**Problem to work on:** Start at the line containing "Let F: ℝ^2 → ℝ^2 be given by" and transcribe every line exactly through the end of the records below, and only those lines.

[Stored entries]
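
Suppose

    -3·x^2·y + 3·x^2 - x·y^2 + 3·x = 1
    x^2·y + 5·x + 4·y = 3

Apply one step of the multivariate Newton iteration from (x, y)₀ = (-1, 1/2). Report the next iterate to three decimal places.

At (-1, 1/2): F = (-2.250, -5.500).
Jacobian J = [[-6·x·y + 6·x - y^2 + 3, -3·x^2 - 2·x·y], [2·x·y + 5, x^2 + 4]].
At the point, J = [[-0.250, -2.000], [4.000, 5.000]] (det J = 6.750).
Solving J·Δ = −F gives Δ = (3.296, -1.537).
Then the next iterate is (x, y)₁ = (2.296, -1.037).

(2.296, -1.037)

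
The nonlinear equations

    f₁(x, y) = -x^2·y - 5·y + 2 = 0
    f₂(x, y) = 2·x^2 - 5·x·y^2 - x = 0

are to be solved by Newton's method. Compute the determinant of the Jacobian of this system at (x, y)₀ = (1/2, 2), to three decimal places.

-79.750

J = [[-2·x·y, -x^2 - 5], [4·x - 5·y^2 - 1, -10·x·y]].
At the point, J = [[-2.000, -5.250], [-19.000, -10.000]].
det J = -79.750.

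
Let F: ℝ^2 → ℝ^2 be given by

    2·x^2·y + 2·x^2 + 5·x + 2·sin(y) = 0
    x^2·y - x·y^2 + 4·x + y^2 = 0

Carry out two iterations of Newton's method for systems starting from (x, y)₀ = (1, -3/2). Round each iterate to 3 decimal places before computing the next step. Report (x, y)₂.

At (1, -3/2): F = (2.00501, 2.500).
Jacobian J = [[4·x·y + 4·x + 5, 2·x^2 + 2·cos(y)], [2·x·y - y^2 + 4, x^2 - 2·x·y + 2·y]].
At the point, J = [[3.000, 2.14147], [-1.250, 1.000]] (det J = 5.67684).
Solving J·Δ = −F gives Δ = (0.590, -1.763).
Then the next iterate is (x, y)₁ = (1.590, -3.263).
Round to (1.590, -3.263) and repeat: F = (-3.24996, -8.17102), J = [[-9.39268, 3.07092], [-17.02351, 6.37844]].
Δ = (0.572, 2.807), so (x, y)₂ = (2.162, -0.456).

(2.162, -0.456)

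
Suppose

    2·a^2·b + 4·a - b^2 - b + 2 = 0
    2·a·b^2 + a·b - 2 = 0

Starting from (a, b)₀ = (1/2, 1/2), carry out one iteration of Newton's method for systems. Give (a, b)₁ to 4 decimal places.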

**Answer for this exercise:**
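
Let F: ℝ^2 → ℝ^2 be given by

    2·x^2·y + 2·x^2 + 5·x + 2·sin(y) = 0
    x^2·y - x·y^2 + 4·x + y^2 = 0

Carry out two iterations of Newton's method for systems starting from (x, y)₀ = (1, -3/2). Round each iterate to 3 decimal places before computing the next step. Report (x, y)₂.

At (1, -3/2): F = (2.00501, 2.500).
Jacobian J = [[4·x·y + 4·x + 5, 2·x^2 + 2·cos(y)], [2·x·y - y^2 + 4, x^2 - 2·x·y + 2·y]].
At the point, J = [[3.000, 2.14147], [-1.250, 1.000]] (det J = 5.67684).
Solving J·Δ = −F gives Δ = (0.590, -1.763).
Then the next iterate is (x, y)₁ = (1.590, -3.263).
Round to (1.590, -3.263) and repeat: F = (-3.24996, -8.17102), J = [[-9.39268, 3.07092], [-17.02351, 6.37844]].
Δ = (0.572, 2.807), so (x, y)₂ = (2.162, -0.456).

(2.162, -0.456)

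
Suppose

    2·a^2·b + 4·a - b^2 - b + 2 = 0
    2·a·b^2 + a·b - 2 = 0

Starting from (a, b)₀ = (1/2, 1/2), carry out one iteration of Newton's method for systems. Give (a, b)₁ to 4 decimal places.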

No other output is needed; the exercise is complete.